• THE PROBLEM: A verbatim copy of the whole listing is what is needed.

• SUPPLIED MATERIAL:
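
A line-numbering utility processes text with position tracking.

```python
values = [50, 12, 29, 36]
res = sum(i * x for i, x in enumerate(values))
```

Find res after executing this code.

Step 1: Compute i * x for each (i, x) in enumerate([50, 12, 29, 36]):
  i=0, x=50: 0*50 = 0
  i=1, x=12: 1*12 = 12
  i=2, x=29: 2*29 = 58
  i=3, x=36: 3*36 = 108
Step 2: sum = 0 + 12 + 58 + 108 = 178.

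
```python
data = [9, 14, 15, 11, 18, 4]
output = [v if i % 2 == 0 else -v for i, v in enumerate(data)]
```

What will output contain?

Step 1: For each (i, v), keep v if i is even, negate if odd:
  i=0 (even): keep 9
  i=1 (odd): negate to -14
  i=2 (even): keep 15
  i=3 (odd): negate to -11
  i=4 (even): keep 18
  i=5 (odd): negate to -4
Therefore output = [9, -14, 15, -11, 18, -4].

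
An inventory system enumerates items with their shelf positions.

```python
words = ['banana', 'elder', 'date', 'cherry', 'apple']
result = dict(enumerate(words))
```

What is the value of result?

Step 1: enumerate pairs indices with words:
  0 -> 'banana'
  1 -> 'elder'
  2 -> 'date'
  3 -> 'cherry'
  4 -> 'apple'
Therefore result = {0: 'banana', 1: 'elder', 2: 'date', 3: 'cherry', 4: 'apple'}.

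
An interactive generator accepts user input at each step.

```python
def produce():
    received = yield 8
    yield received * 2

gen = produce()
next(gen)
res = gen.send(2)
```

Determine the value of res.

Step 1: next(gen) advances to first yield, producing 8.
Step 2: send(2) resumes, received = 2.
Step 3: yield received * 2 = 2 * 2 = 4.
Therefore res = 4.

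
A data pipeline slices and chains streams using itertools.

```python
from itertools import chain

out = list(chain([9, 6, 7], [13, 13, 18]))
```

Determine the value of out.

Step 1: chain() concatenates iterables: [9, 6, 7] + [13, 13, 18].
Therefore out = [9, 6, 7, 13, 13, 18].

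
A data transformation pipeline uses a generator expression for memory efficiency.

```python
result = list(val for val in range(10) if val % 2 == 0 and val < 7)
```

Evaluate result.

Step 1: Filter range(10) where val % 2 == 0 and val < 7:
  val=0: both conditions met, included
  val=1: excluded (1 % 2 != 0)
  val=2: both conditions met, included
  val=3: excluded (3 % 2 != 0)
  val=4: both conditions met, included
  val=5: excluded (5 % 2 != 0)
  val=6: both conditions met, included
  val=7: excluded (7 % 2 != 0, 7 >= 7)
  val=8: excluded (8 >= 7)
  val=9: excluded (9 % 2 != 0, 9 >= 7)
Therefore result = [0, 2, 4, 6].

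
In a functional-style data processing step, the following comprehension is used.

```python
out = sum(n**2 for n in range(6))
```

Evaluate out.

Step 1: Compute n**2 for each n in range(6):
  n=0: 0**2 = 0
  n=1: 1**2 = 1
  n=2: 2**2 = 4
  n=3: 3**2 = 9
  n=4: 4**2 = 16
  n=5: 5**2 = 25
Step 2: sum = 0 + 1 + 4 + 9 + 16 + 25 = 55.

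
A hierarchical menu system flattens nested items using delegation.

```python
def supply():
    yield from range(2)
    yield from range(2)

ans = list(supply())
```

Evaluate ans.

Step 1: Trace yields in order:
  yield 0
  yield 1
  yield 0
  yield 1
Therefore ans = [0, 1, 0, 1].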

• RESULT OF THIS TASK:
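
A line-numbering utility processes text with position tracking.

```python
values = [50, 12, 29, 36]
res = sum(i * x for i, x in enumerate(values))
```

Find res after executing this code.

Step 1: Compute i * x for each (i, x) in enumerate([50, 12, 29, 36]):
  i=0, x=50: 0*50 = 0
  i=1, x=12: 1*12 = 12
  i=2, x=29: 2*29 = 58
  i=3, x=36: 3*36 = 108
Step 2: sum = 0 + 12 + 58 + 108 = 178.

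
```python
data = [9, 14, 15, 11, 18, 4]
output = [v if i % 2 == 0 else -v for i, v in enumerate(data)]
```

What will output contain?

Step 1: For each (i, v), keep v if i is even, negate if odd:
  i=0 (even): keep 9
  i=1 (odd): negate to -14
  i=2 (even): keep 15
  i=3 (odd): negate to -11
  i=4 (even): keep 18
  i=5 (odd): negate to -4
Therefore output = [9, -14, 15, -11, 18, -4].

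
An inventory system enumerates items with their shelf positions.

```python
words = ['banana', 'elder', 'date', 'cherry', 'apple']
result = dict(enumerate(words))
```

What is the value of result?

Step 1: enumerate pairs indices with words:
  0 -> 'banana'
  1 -> 'elder'
  2 -> 'date'
  3 -> 'cherry'
  4 -> 'apple'
Therefore result = {0: 'banana', 1: 'elder', 2: 'date', 3: 'cherry', 4: 'apple'}.

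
An interactive generator accepts user input at each step.

```python
def produce():
    received = yield 8
    yield received * 2

gen = produce()
next(gen)
res = gen.send(2)
```

Determine the value of res.

Step 1: next(gen) advances to first yield, producing 8.
Step 2: send(2) resumes, received = 2.
Step 3: yield received * 2 = 2 * 2 = 4.
Therefore res = 4.

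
A data pipeline slices and chains streams using itertools.

```python
from itertools import chain

out = list(chain([9, 6, 7], [13, 13, 18]))
```

Determine the value of out.

Step 1: chain() concatenates iterables: [9, 6, 7] + [13, 13, 18].
Therefore out = [9, 6, 7, 13, 13, 18].

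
A data transformation pipeline uses a generator expression for memory efficiency.

```python
result = list(val for val in range(10) if val % 2 == 0 and val < 7)
```

Evaluate result.

Step 1: Filter range(10) where val % 2 == 0 and val < 7:
  val=0: both conditions met, included
  val=1: excluded (1 % 2 != 0)
  val=2: both conditions met, included
  val=3: excluded (3 % 2 != 0)
  val=4: both conditions met, included
  val=5: excluded (5 % 2 != 0)
  val=6: both conditions met, included
  val=7: excluded (7 % 2 != 0, 7 >= 7)
  val=8: excluded (8 >= 7)
  val=9: excluded (9 % 2 != 0, 9 >= 7)
Therefore result = [0, 2, 4, 6].

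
In a functional-style data processing step, the following comprehension is used.

```python
out = sum(n**2 for n in range(6))
```

Evaluate out.

Step 1: Compute n**2 for each n in range(6):
  n=0: 0**2 = 0
  n=1: 1**2 = 1
  n=2: 2**2 = 4
  n=3: 3**2 = 9
  n=4: 4**2 = 16
  n=5: 5**2 = 25
Step 2: sum = 0 + 1 + 4 + 9 + 16 + 25 = 55.

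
A hierarchical menu system flattens nested items using delegation.

```python
def supply():
    yield from range(2)
    yield from range(2)

ans = list(supply())
```

Evaluate ans.

Step 1: Trace yields in order:
  yield 0
  yield 1
  yield 0
  yield 1
Therefore ans = [0, 1, 0, 1].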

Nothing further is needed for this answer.